__Task brief__. Write out the records that follow with every word intact.

__Data shown__.

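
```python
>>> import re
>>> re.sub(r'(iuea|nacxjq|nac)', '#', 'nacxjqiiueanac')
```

'#i##'

`|` is ordered: at each position the engine commits to the first alternative that works.
Matches: at [0:6] → 'nacxjq'; at [7:11] → 'iuea'; at [11:14] → 'nac'.
`sub` substitutes '#' at each match site.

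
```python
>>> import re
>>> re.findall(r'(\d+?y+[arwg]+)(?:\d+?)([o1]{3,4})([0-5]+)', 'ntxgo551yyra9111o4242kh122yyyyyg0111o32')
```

Pattern: one or more of a digit (lazy), then one or more of a literal 'y', then one or more of one of [arwg] (captured); then one or more of a digit (lazy) (non-capturing group); then 3 to 4 of one of [o1] (captured); then one or more of a character in [0-5] (captured).
The `?` after the quantifier makes it lazy — it takes as little as possible before letting the rest of the pattern try.
Matches: at [5:21] match '551yyra9111o4242', groups = ('551yyra', '111o', '4242'); at [23:39] match '122yyyyyg0111o32', groups = ('122yyyyyg', '111o', '32').
With 3 capturing groups, `findall` returns a 3-tuple per match.

[('551yyra', '111o', '4242'), ('122yyyyyg', '111o', '32')]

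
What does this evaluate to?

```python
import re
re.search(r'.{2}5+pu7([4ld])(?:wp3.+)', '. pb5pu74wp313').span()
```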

__Response area__.
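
```python
>>> import re
>>> re.sub(r'(iuea|nacxjq|nac)', '#', 'nacxjqiiueanac')
```

'#i##'

`|` is ordered: at each position the engine commits to the first alternative that works.
Matches: at [0:6] → 'nacxjq'; at [7:11] → 'iuea'; at [11:14] → 'nac'.
`sub` substitutes '#' at each match site.

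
```python
>>> import re
>>> re.findall(r'(\d+?y+[arwg]+)(?:\d+?)([o1]{3,4})([0-5]+)', 'ntxgo551yyra9111o4242kh122yyyyyg0111o32')
```

Pattern: one or more of a digit (lazy), then one or more of a literal 'y', then one or more of one of [arwg] (captured); then one or more of a digit (lazy) (non-capturing group); then 3 to 4 of one of [o1] (captured); then one or more of a character in [0-5] (captured).
The `?` after the quantifier makes it lazy — it takes as little as possible before letting the rest of the pattern try.
Matches: at [5:21] match '551yyra9111o4242', groups = ('551yyra', '111o', '4242'); at [23:39] match '122yyyyyg0111o32', groups = ('122yyyyyg', '111o', '32').
With 3 capturing groups, `findall` returns a 3-tuple per match.

[('551yyra', '111o', '4242'), ('122yyyyyg', '111o', '32')]

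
What does this evaluate to?

```python
import re
re.search(r'.{2}5+pu7([4ld])(?:wp3.+)', '. pb5pu74wp313').span()
```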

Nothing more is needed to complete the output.